**TRY IT:** Stopping at the line that holds "333 | 57 | 216 |", repeat the lines below exactly, starting from the very first and including that final line.

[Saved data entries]
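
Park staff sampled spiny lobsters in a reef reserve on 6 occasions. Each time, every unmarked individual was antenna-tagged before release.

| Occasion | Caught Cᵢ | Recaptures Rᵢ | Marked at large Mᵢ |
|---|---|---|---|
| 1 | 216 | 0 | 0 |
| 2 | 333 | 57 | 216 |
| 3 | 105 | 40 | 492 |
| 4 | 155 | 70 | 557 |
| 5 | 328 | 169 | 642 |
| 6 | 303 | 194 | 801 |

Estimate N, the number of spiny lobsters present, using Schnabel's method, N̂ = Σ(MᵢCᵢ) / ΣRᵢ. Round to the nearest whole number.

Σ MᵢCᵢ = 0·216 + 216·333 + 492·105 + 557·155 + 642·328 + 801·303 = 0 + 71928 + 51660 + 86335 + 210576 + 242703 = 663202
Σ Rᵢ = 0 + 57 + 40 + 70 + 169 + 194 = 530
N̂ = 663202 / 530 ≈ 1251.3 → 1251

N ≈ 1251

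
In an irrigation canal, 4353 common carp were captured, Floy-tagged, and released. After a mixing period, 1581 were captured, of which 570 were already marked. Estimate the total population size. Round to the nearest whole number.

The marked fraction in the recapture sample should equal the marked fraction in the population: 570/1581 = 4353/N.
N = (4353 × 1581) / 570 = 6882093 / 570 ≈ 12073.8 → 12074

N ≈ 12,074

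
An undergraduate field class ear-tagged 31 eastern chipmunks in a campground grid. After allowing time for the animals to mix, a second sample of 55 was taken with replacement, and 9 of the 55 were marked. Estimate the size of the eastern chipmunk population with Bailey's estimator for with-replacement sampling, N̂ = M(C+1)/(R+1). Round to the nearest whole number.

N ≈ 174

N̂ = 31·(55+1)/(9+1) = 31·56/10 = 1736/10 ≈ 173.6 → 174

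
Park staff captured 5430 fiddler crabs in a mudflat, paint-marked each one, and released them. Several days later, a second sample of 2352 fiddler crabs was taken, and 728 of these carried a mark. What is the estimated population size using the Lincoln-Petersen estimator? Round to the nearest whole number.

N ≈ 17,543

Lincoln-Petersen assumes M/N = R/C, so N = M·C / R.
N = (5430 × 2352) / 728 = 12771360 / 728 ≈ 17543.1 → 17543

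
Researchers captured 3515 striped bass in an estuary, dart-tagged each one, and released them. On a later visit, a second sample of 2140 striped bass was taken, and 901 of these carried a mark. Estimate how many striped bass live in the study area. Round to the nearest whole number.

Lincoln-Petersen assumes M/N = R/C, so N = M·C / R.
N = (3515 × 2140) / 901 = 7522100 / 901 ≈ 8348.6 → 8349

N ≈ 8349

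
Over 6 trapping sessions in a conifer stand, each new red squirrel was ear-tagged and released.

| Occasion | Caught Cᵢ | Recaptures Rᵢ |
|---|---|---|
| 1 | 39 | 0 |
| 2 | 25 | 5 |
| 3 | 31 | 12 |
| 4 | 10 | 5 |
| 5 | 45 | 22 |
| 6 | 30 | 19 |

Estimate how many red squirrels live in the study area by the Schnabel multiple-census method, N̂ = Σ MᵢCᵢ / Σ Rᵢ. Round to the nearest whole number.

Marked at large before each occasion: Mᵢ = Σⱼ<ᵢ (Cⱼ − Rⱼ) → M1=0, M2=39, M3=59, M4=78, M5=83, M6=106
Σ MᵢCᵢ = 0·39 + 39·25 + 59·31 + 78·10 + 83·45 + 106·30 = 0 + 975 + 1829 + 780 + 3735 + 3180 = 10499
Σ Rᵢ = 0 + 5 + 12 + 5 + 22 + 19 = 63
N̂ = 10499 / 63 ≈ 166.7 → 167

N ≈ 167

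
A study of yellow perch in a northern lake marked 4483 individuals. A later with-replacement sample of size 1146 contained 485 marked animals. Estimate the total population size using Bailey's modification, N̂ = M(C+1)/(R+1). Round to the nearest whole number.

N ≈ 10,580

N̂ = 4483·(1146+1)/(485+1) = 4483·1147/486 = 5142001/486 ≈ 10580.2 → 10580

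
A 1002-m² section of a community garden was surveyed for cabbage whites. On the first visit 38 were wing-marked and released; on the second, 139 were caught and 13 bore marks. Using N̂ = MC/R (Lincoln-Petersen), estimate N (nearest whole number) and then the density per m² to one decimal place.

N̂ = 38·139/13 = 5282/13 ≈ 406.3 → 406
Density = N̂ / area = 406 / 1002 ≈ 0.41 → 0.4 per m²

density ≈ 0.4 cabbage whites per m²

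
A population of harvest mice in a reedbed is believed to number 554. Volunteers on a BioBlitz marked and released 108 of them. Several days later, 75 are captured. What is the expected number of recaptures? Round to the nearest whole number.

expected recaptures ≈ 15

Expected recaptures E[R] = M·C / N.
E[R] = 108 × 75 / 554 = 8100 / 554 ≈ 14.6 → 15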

**TASK RESPONSE:**
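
Park staff sampled spiny lobsters in a reef reserve on 6 occasions. Each time, every unmarked individual was antenna-tagged before release.

| Occasion | Caught Cᵢ | Recaptures Rᵢ | Marked at large Mᵢ |
|---|---|---|---|
| 1 | 216 | 0 | 0 |
| 2 | 333 | 57 | 216 |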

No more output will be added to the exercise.